- [Requirement]: Reproduce word for word, from the entries below, the line with "2. Rank by standing", the line with "Farouk is a", and every line between them, and nothing more.

(Stored data entries)

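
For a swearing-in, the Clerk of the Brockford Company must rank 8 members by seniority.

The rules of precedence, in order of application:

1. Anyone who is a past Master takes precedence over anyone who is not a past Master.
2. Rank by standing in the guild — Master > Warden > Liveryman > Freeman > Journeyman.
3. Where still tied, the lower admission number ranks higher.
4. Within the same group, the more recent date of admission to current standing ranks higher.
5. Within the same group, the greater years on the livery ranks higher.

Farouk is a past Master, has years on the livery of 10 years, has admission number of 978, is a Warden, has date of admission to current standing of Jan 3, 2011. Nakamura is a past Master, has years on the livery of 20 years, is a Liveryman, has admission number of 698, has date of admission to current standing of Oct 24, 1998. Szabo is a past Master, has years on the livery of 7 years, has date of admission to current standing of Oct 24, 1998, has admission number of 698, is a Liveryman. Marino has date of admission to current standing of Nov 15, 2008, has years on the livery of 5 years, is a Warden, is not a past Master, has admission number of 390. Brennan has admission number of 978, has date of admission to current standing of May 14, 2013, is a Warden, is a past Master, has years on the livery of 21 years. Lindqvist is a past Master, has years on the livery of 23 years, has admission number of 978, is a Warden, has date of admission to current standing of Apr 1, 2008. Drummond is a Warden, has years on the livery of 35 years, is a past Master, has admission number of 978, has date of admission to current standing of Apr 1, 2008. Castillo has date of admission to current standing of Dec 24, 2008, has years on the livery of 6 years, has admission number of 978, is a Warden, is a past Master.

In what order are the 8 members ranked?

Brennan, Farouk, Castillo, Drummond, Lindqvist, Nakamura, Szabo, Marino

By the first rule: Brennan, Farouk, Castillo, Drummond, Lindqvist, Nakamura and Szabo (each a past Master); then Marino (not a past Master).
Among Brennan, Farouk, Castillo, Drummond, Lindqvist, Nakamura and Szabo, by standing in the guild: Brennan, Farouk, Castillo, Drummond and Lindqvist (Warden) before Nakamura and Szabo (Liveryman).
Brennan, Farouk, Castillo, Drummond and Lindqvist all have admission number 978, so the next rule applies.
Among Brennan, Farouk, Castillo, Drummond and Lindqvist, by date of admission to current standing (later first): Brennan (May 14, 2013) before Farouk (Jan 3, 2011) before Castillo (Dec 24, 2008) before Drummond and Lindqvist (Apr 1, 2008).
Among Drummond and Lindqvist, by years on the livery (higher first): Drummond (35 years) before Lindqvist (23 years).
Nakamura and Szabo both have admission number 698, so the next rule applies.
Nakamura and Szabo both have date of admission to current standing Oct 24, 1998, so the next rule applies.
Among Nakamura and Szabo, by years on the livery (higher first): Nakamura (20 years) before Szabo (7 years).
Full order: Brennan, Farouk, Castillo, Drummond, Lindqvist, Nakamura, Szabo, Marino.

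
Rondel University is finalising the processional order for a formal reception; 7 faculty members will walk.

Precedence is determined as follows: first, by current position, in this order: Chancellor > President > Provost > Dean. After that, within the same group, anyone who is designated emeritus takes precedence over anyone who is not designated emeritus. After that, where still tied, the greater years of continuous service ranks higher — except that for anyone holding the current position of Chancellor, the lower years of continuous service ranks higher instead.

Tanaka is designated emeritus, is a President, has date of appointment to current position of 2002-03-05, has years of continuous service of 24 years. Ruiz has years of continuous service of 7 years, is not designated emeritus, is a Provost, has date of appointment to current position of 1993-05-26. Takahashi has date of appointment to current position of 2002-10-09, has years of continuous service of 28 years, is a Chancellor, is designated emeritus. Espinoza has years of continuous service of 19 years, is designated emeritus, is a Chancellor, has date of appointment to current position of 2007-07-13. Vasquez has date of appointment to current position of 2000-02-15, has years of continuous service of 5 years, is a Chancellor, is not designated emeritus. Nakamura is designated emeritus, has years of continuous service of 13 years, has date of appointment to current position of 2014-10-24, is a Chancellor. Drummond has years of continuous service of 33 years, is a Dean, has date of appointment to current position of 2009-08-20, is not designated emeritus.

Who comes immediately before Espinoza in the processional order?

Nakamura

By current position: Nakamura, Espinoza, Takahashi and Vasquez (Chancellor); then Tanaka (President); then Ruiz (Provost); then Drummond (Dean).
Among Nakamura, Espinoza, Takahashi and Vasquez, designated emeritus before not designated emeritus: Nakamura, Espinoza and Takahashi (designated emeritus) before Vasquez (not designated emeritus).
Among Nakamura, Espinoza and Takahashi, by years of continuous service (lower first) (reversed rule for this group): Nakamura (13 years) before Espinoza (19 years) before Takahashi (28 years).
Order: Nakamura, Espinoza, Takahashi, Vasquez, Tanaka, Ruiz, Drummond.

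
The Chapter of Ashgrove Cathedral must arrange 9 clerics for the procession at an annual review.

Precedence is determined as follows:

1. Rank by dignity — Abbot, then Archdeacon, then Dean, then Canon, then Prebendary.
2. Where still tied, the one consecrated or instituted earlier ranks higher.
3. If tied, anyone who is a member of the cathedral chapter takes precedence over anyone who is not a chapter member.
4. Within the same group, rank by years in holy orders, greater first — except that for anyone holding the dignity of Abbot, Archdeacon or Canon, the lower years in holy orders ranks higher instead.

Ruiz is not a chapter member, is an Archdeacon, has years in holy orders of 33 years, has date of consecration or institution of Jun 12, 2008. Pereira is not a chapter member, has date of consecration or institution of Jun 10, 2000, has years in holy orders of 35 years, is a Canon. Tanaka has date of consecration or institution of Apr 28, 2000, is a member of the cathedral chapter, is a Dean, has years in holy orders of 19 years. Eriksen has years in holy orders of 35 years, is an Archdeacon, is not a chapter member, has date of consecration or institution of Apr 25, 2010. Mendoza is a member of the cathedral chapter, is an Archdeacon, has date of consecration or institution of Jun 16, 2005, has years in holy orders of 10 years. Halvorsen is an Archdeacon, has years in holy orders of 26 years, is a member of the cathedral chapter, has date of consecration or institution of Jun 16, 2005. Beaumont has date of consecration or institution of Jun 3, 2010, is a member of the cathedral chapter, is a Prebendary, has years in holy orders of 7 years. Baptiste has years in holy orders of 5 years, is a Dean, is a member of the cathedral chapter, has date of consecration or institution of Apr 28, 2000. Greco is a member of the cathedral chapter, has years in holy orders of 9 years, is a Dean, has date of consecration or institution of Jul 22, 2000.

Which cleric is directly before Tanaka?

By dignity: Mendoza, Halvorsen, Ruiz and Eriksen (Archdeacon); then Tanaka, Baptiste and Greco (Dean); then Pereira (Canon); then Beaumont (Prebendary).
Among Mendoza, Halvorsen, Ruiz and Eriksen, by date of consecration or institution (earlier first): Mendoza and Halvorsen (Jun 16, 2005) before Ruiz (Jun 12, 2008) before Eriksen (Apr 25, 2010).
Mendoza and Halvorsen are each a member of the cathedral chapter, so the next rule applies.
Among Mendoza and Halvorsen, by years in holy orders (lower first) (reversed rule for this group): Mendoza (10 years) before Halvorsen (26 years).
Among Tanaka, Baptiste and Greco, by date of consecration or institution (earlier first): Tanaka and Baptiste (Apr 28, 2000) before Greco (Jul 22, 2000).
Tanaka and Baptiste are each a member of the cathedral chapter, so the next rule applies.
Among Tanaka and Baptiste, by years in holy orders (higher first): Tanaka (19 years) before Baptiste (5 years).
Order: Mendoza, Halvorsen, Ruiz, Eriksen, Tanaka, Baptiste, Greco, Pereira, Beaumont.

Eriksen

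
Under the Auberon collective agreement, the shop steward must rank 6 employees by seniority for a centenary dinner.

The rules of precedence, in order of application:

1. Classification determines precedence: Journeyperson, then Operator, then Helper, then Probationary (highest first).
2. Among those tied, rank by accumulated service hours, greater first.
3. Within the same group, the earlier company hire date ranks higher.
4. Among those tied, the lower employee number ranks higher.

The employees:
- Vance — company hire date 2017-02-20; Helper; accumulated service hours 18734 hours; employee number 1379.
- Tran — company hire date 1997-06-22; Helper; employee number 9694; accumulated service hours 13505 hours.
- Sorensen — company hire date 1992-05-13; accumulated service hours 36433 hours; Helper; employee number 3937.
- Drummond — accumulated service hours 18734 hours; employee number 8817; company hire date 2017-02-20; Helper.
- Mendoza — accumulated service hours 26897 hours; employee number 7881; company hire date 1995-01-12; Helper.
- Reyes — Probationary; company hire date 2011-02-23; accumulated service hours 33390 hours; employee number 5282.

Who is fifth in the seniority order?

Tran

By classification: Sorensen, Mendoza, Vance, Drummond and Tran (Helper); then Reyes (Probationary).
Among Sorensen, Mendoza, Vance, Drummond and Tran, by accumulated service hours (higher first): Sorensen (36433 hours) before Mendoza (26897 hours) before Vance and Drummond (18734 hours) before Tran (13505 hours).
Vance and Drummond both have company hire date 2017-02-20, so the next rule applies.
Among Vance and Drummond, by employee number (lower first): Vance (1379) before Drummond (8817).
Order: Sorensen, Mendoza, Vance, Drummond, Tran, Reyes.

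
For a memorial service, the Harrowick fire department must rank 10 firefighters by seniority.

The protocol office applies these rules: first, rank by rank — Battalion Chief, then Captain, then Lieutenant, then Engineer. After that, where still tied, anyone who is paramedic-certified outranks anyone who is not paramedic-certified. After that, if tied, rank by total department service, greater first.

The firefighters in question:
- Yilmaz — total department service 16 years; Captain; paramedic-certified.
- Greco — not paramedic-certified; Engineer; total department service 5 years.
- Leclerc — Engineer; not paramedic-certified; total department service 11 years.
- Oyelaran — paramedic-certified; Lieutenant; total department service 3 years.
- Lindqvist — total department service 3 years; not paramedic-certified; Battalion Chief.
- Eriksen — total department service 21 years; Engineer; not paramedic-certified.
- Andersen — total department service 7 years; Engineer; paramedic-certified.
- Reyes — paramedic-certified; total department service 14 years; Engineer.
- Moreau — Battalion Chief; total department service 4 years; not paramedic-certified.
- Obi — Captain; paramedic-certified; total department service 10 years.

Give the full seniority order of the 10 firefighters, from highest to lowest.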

- [Written reply]:
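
2. Rank by standing in the guild — Master > Warden > Liveryman > Freeman > Journeyman.
3. Where still tied, the lower admission number ranks higher.
4. Within the same group, the more recent date of admission to current standing ranks higher.
5. Within the same group, the greater years on the livery ranks higher.

Farouk is a past Master, has years on the livery of 10 years, has admission number of 978, is a Warden, has date of admission to current standing of Jan 3, 2011. Nakamura is a past Master, has years on the livery of 20 years, is a Liveryman, has admission number of 698, has date of admission to current standing of Oct 24, 1998. Szabo is a past Master, has years on the livery of 7 years, has date of admission to current standing of Oct 24, 1998, has admission number of 698, is a Liveryman. Marino has date of admission to current standing of Nov 15, 2008, has years on the livery of 5 years, is a Warden, is not a past Master, has admission number of 390. Brennan has admission number of 978, has date of admission to current standing of May 14, 2013, is a Warden, is a past Master, has years on the livery of 21 years. Lindqvist is a past Master, has years on the livery of 23 years, has admission number of 978, is a Warden, has date of admission to current standing of Apr 1, 2008. Drummond is a Warden, has years on the livery of 35 years, is a past Master, has admission number of 978, has date of admission to current standing of Apr 1, 2008. Castillo has date of admission to current standing of Dec 24, 2008, has years on the livery of 6 years, has admission number of 978, is a Warden, is a past Master.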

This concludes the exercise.